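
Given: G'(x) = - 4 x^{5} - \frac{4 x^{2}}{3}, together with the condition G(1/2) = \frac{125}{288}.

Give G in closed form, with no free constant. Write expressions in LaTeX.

Integrate term by term and add the pieces.
A general antiderivative is - \frac{2 x^{6}}{3} - \frac{4 x^{3}}{9} + C.
The condition gives C = \frac{125}{288} - (- \frac{19}{288}) = \frac{1}{2}.
So G(x) = - \frac{12 x^{6} + 8 x^{3} - 9}{18}.
Check: d/dx[- \frac{12 x^{6} + 8 x^{3} - 9}{18}] = - 4 x^{5} - \frac{4 x^{2}}{3} = G'(x).

G(x) = - \frac{12 x^{6} + 8 x^{3} - 9}{18}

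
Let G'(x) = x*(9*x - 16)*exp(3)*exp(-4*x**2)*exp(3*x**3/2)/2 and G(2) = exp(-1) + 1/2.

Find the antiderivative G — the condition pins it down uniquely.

G(x) = (2*exp(3*x**3/2 - 4*x**2 + 3) + 1)/2

The substitution u = 3*x**3/2 - 4*x**2 + 3 works: G'(x) is exactly (dG/du)*(du/dx) for that inner function.
A general antiderivative is exp(3*x**3/2 - 4*x**2 + 3) + C.
The condition gives C = exp(-1) + 1/2 - (exp(-1)) = 1/2.
So G(x) = (2*exp(3*x**3/2 - 4*x**2 + 3) + 1)/2.
Check: d/dx[(2*exp(3*x**3/2 - 4*x**2 + 3) + 1)/2] = 9*x**2*exp(3)*exp(-4*x**2)*exp(3*x**3/2)/2 - 8*x*exp(3)*exp(-4*x**2)*exp(3*x**3/2), which equals G'(x).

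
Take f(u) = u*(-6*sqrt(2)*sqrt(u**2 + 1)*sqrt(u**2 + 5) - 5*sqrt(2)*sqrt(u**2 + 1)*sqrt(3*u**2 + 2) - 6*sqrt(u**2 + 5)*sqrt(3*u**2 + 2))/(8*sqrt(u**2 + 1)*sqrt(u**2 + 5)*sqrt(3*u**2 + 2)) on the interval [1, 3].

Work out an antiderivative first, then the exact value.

Check any antiderivative F(u) by computing F'(u) and comparing it with f(u).
F(u) = -5*sqrt(u**2/2 + 5/2)/4 - 3*sqrt(u**2 + 1)/4 - sqrt(3*u**2/2 + 1)/2 is an antiderivative of f.
Check: d/du[-5*sqrt(u**2/2 + 5/2)/4 - 3*sqrt(u**2 + 1)/4 - sqrt(3*u**2/2 + 1)/2] = (-6*sqrt(2)*u*sqrt(u**2 + 1)*sqrt(u**2 + 5) - 5*sqrt(2)*u*sqrt(u**2 + 1)*sqrt(3*u**2 + 2) - 6*u*sqrt(u**2 + 5)*sqrt(3*u**2 + 2))/(8*sqrt(u**2 + 1)*sqrt(u**2 + 5)*sqrt(3*u**2 + 2)), which equals f(u).
F(3) = -5*sqrt(7)/4 - 3*sqrt(10)/4 - sqrt(58)/4; F(1) = -5*sqrt(3)/4 - 3*sqrt(2)/4 - sqrt(10)/4.
Integral = F(3) - F(1) = -5*sqrt(7)/4 - sqrt(58)/4 - sqrt(10)/2 + 3*sqrt(2)/4 + 5*sqrt(3)/4.

Antiderivative: F(u) = -5*sqrt(u**2/2 + 5/2)/4 - 3*sqrt(u**2 + 1)/4 - sqrt(3*u**2/2 + 1)/2; value = -5*sqrt(7)/4 - sqrt(58)/4 - sqrt(10)/2 + 3*sqrt(2)/4 + 5*sqrt(3)/4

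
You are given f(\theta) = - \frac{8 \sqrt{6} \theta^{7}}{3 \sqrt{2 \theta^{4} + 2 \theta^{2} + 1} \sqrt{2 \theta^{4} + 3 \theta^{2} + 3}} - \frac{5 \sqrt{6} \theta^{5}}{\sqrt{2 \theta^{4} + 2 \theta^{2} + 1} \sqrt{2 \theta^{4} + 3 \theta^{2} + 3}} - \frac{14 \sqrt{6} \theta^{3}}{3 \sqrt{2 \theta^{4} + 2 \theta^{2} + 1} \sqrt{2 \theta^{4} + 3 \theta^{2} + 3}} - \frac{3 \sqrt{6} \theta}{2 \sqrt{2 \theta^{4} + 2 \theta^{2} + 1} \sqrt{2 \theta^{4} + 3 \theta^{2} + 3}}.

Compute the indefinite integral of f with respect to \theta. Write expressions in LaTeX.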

^^^^^^^^

**TASK DETAILS:**
Give an exact repetition of all the material.

**EXERCISE RESULT:**
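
Given: G'(x) = - 4 x^{5} - \frac{4 x^{2}}{3}, together with the condition G(1/2) = \frac{125}{288}.

Give G in closed form, with no free constant. Write expressions in LaTeX.

Integrate term by term and add the pieces.
A general antiderivative is - \frac{2 x^{6}}{3} - \frac{4 x^{3}}{9} + C.
The condition gives C = \frac{125}{288} - (- \frac{19}{288}) = \frac{1}{2}.
So G(x) = - \frac{12 x^{6} + 8 x^{3} - 9}{18}.
Check: d/dx[- \frac{12 x^{6} + 8 x^{3} - 9}{18}] = - 4 x^{5} - \frac{4 x^{2}}{3} = G'(x).

G(x) = - \frac{12 x^{6} + 8 x^{3} - 9}{18}

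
Let G'(x) = x*(9*x - 16)*exp(3)*exp(-4*x**2)*exp(3*x**3/2)/2 and G(2) = exp(-1) + 1/2.

Find the antiderivative G — the condition pins it down uniquely.

G(x) = (2*exp(3*x**3/2 - 4*x**2 + 3) + 1)/2

The substitution u = 3*x**3/2 - 4*x**2 + 3 works: G'(x) is exactly (dG/du)*(du/dx) for that inner function.
A general antiderivative is exp(3*x**3/2 - 4*x**2 + 3) + C.
The condition gives C = exp(-1) + 1/2 - (exp(-1)) = 1/2.
So G(x) = (2*exp(3*x**3/2 - 4*x**2 + 3) + 1)/2.
Check: d/dx[(2*exp(3*x**3/2 - 4*x**2 + 3) + 1)/2] = 9*x**2*exp(3)*exp(-4*x**2)*exp(3*x**3/2)/2 - 8*x*exp(3)*exp(-4*x**2)*exp(3*x**3/2), which equals G'(x).

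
Take f(u) = u*(-6*sqrt(2)*sqrt(u**2 + 1)*sqrt(u**2 + 5) - 5*sqrt(2)*sqrt(u**2 + 1)*sqrt(3*u**2 + 2) - 6*sqrt(u**2 + 5)*sqrt(3*u**2 + 2))/(8*sqrt(u**2 + 1)*sqrt(u**2 + 5)*sqrt(3*u**2 + 2)) on the interval [1, 3].

Work out an antiderivative first, then the exact value.

Check any antiderivative F(u) by computing F'(u) and comparing it with f(u).
F(u) = -5*sqrt(u**2/2 + 5/2)/4 - 3*sqrt(u**2 + 1)/4 - sqrt(3*u**2/2 + 1)/2 is an antiderivative of f.
Check: d/du[-5*sqrt(u**2/2 + 5/2)/4 - 3*sqrt(u**2 + 1)/4 - sqrt(3*u**2/2 + 1)/2] = (-6*sqrt(2)*u*sqrt(u**2 + 1)*sqrt(u**2 + 5) - 5*sqrt(2)*u*sqrt(u**2 + 1)*sqrt(3*u**2 + 2) - 6*u*sqrt(u**2 + 5)*sqrt(3*u**2 + 2))/(8*sqrt(u**2 + 1)*sqrt(u**2 + 5)*sqrt(3*u**2 + 2)), which equals f(u).
F(3) = -5*sqrt(7)/4 - 3*sqrt(10)/4 - sqrt(58)/4; F(1) = -5*sqrt(3)/4 - 3*sqrt(2)/4 - sqrt(10)/4.
Integral = F(3) - F(1) = -5*sqrt(7)/4 - sqrt(58)/4 - sqrt(10)/2 + 3*sqrt(2)/4 + 5*sqrt(3)/4.

Antiderivative: F(u) = -5*sqrt(u**2/2 + 5/2)/4 - 3*sqrt(u**2 + 1)/4 - sqrt(3*u**2/2 + 1)/2; value = -5*sqrt(7)/4 - sqrt(58)/4 - sqrt(10)/2 + 3*sqrt(2)/4 + 5*sqrt(3)/4

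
You are given f(\theta) = - \frac{8 \sqrt{6} \theta^{7}}{3 \sqrt{2 \theta^{4} + 2 \theta^{2} + 1} \sqrt{2 \theta^{4} + 3 \theta^{2} + 3}} - \frac{5 \sqrt{6} \theta^{5}}{\sqrt{2 \theta^{4} + 2 \theta^{2} + 1} \sqrt{2 \theta^{4} + 3 \theta^{2} + 3}} - \frac{14 \sqrt{6} \theta^{3}}{3 \sqrt{2 \theta^{4} + 2 \theta^{2} + 1} \sqrt{2 \theta^{4} + 3 \theta^{2} + 3}} - \frac{3 \sqrt{6} \theta}{2 \sqrt{2 \theta^{4} + 2 \theta^{2} + 1} \sqrt{2 \theta^{4} + 3 \theta^{2} + 3}}.

Compute the indefinite integral of f with respect to \theta. Write expressions in LaTeX.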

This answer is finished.